* Activity *
Each line in the entries below that holds the word "tracks" belongs in the answer.

** Opening Data records block **

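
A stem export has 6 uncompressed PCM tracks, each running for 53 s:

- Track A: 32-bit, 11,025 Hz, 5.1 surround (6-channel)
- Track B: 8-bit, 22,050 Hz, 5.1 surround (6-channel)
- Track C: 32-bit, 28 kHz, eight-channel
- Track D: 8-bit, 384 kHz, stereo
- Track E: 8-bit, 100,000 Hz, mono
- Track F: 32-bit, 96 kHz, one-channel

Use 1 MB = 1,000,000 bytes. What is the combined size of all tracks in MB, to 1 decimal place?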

** Closing Data records block **

* Solution to the problem *
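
A stem export has 6 uncompressed PCM tracks, each running for 53 s:
Use 1 MB = 1,000,000 bytes. What is the combined size of all tracks in MB, to 1 decimal place?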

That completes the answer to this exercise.